▸ **EXERCISE PROMPT**: For each line below, return an exact copy.
··· DATA EXCERPTS ···
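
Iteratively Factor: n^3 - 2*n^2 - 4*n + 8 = (n - 2)*(n^2 - 4) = (n - 2)^2*(n + 2)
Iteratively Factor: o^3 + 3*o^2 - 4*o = (o)*(o^2 + 3*o - 4) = o*(o - 1)*(o + 4)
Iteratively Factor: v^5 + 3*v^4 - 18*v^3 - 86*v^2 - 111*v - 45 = (v + 3)*(v^4 - 18*v^2 - 32*v - 15) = (v - 5)*(v + 3)*(v^3 + 5*v^2 + 7*v + 3) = (v - 5)*(v + 1)*(v + 3)*(v^2 + 4*v + 3) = (v - 5)*(v + 1)*(v + 3)^2*(v + 1)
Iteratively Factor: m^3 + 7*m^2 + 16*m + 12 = (m + 3)*(m^2 + 4*m + 4) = (m + 2)*(m + 3)*(m + 2)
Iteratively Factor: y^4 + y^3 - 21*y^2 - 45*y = (y + 3)*(y^3 - 2*y^2 - 15*y) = (y + 3)^2*(y^2 - 5*y) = (y - 5)*(y + 3)^2*(y)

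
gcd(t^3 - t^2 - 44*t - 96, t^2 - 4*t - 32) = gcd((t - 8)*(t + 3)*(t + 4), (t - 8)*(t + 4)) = t^2 - 4*t - 32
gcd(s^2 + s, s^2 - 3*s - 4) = s + 1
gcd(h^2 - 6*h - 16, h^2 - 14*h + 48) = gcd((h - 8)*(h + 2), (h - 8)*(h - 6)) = h - 8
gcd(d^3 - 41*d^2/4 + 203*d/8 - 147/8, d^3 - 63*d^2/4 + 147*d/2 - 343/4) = d^2 - 35*d/4 + 49/4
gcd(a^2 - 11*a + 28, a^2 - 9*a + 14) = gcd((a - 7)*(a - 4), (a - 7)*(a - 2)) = a - 7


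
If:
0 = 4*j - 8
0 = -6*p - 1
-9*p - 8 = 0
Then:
No Solution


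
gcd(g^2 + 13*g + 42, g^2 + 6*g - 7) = g + 7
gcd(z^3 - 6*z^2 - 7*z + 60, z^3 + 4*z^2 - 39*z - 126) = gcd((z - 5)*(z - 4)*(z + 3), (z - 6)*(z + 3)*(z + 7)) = z + 3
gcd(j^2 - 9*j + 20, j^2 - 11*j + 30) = j - 5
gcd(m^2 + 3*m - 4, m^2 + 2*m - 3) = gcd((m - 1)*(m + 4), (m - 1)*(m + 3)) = m - 1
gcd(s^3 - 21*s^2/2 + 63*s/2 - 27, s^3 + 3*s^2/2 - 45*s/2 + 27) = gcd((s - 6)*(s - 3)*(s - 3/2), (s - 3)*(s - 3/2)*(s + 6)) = s^2 - 9*s/2 + 9/2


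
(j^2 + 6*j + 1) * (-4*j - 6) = -4*j^3 - 30*j^2 - 40*j - 6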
···
▸ **EXPECTED ANSWER**:
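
Iteratively Factor: n^3 - 2*n^2 - 4*n + 8 = (n - 2)*(n^2 - 4) = (n - 2)^2*(n + 2)
Iteratively Factor: o^3 + 3*o^2 - 4*o = (o)*(o^2 + 3*o - 4) = o*(o - 1)*(o + 4)
Iteratively Factor: v^5 + 3*v^4 - 18*v^3 - 86*v^2 - 111*v - 45 = (v + 3)*(v^4 - 18*v^2 - 32*v - 15) = (v - 5)*(v + 3)*(v^3 + 5*v^2 + 7*v + 3) = (v - 5)*(v + 1)*(v + 3)*(v^2 + 4*v + 3) = (v - 5)*(v + 1)*(v + 3)^2*(v + 1)
Iteratively Factor: m^3 + 7*m^2 + 16*m + 12 = (m + 3)*(m^2 + 4*m + 4) = (m + 2)*(m + 3)*(m + 2)
Iteratively Factor: y^4 + y^3 - 21*y^2 - 45*y = (y + 3)*(y^3 - 2*y^2 - 15*y) = (y + 3)^2*(y^2 - 5*y) = (y - 5)*(y + 3)^2*(y)

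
gcd(t^3 - t^2 - 44*t - 96, t^2 - 4*t - 32) = gcd((t - 8)*(t + 3)*(t + 4), (t - 8)*(t + 4)) = t^2 - 4*t - 32
gcd(s^2 + s, s^2 - 3*s - 4) = s + 1
gcd(h^2 - 6*h - 16, h^2 - 14*h + 48) = gcd((h - 8)*(h + 2), (h - 8)*(h - 6)) = h - 8
gcd(d^3 - 41*d^2/4 + 203*d/8 - 147/8, d^3 - 63*d^2/4 + 147*d/2 - 343/4) = d^2 - 35*d/4 + 49/4
gcd(a^2 - 11*a + 28, a^2 - 9*a + 14) = gcd((a - 7)*(a - 4), (a - 7)*(a - 2)) = a - 7


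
If:
0 = 4*j - 8
0 = -6*p - 1
-9*p - 8 = 0
Then:
No Solution


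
gcd(g^2 + 13*g + 42, g^2 + 6*g - 7) = g + 7
gcd(z^3 - 6*z^2 - 7*z + 60, z^3 + 4*z^2 - 39*z - 126) = gcd((z - 5)*(z - 4)*(z + 3), (z - 6)*(z + 3)*(z + 7)) = z + 3
gcd(j^2 - 9*j + 20, j^2 - 11*j + 30) = j - 5
gcd(m^2 + 3*m - 4, m^2 + 2*m - 3) = gcd((m - 1)*(m + 4), (m - 1)*(m + 3)) = m - 1
gcd(s^3 - 21*s^2/2 + 63*s/2 - 27, s^3 + 3*s^2/2 - 45*s/2 + 27) = gcd((s - 6)*(s - 3)*(s - 3/2), (s - 3)*(s - 3/2)*(s + 6)) = s^2 - 9*s/2 + 9/2


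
(j^2 + 6*j + 1) * (-4*j - 6) = -4*j^3 - 30*j^2 - 40*j - 6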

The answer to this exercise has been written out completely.